/---
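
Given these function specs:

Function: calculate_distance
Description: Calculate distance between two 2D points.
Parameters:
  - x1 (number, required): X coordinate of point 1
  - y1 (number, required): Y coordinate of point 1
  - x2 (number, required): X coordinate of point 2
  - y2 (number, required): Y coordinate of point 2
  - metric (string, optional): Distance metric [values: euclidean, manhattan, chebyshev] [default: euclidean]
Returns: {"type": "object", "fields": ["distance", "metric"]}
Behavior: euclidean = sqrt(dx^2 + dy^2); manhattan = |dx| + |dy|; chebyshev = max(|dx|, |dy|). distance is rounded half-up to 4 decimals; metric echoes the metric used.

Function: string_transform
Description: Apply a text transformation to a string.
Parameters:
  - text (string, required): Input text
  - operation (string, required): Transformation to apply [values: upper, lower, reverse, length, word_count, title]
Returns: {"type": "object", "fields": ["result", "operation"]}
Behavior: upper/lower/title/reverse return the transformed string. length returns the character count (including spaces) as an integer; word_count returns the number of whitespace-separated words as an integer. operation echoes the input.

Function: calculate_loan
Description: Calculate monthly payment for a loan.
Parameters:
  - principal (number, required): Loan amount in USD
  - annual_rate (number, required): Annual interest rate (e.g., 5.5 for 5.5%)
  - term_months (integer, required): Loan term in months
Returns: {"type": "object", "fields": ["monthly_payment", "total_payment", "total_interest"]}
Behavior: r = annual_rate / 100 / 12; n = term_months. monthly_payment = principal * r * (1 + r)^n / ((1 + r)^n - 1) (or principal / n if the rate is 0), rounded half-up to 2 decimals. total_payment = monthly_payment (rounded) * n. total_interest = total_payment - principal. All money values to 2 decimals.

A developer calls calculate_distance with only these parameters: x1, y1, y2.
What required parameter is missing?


Required parameters: x1, y1, x2, y2
Provided: x1, y1, y2
Missing: x2
x2


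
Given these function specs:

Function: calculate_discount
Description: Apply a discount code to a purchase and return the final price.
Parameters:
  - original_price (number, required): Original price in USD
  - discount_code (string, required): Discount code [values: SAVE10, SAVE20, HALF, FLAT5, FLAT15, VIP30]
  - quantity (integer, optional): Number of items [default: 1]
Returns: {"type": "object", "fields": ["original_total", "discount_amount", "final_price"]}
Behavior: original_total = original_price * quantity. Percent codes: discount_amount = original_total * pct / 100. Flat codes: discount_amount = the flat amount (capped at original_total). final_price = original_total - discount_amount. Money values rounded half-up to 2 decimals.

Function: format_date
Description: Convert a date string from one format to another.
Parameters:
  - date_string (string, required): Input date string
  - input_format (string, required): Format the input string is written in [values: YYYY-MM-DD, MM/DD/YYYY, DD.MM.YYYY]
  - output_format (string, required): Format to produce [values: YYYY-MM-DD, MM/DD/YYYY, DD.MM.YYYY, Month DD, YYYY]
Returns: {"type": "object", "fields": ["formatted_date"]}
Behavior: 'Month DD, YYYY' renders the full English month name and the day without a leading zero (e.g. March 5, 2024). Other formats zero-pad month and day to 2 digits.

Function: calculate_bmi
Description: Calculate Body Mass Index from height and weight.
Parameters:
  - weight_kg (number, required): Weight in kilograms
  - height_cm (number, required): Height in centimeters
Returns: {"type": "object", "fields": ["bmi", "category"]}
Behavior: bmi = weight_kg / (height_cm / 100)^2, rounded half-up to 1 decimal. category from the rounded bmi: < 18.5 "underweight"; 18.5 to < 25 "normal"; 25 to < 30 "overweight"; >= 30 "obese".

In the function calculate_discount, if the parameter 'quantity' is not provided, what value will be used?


The calculate_discount spec declares:
  - quantity (integer, optional): Number of items [default: 1]
Default:
1


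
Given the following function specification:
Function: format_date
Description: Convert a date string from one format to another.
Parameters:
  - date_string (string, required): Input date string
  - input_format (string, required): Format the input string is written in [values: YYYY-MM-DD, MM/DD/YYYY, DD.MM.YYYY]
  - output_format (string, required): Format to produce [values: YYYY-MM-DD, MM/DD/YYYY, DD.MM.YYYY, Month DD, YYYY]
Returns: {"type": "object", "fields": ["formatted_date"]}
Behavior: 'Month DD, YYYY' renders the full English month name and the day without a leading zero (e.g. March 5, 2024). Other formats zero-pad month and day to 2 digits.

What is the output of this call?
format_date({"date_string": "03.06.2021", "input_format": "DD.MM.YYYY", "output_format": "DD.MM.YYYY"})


Parse '03.06.2021' as DD.MM.YYYY: year=2021, month=6, day=3
Render as DD.MM.YYYY: 03.06.2021
Output:
{"formatted_date": "03.06.2021"}


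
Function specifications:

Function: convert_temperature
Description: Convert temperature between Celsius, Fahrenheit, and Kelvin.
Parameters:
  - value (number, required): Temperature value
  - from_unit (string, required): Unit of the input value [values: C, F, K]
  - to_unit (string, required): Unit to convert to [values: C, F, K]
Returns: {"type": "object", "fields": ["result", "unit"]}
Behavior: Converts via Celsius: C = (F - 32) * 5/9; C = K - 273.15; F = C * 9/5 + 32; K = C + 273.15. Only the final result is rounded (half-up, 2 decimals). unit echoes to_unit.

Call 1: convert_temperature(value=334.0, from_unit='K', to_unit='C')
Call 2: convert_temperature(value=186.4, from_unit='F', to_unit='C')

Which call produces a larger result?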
\---
:: TASK REQUIREMENTS ::
Lines above with the string "manhattan" need to be found and copied.

:: ANSWER SECTION ::
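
  - metric (string, optional): Distance metric [values: euclidean, manhattan, chebyshev] [default: euclidean]
Behavior: euclidean = sqrt(dx^2 + dy^2); manhattan = |dx| + |dy|; chebyshev = max(|dx|, |dy|). distance is rounded half-up to 4 decimals; metric echoes the metric used.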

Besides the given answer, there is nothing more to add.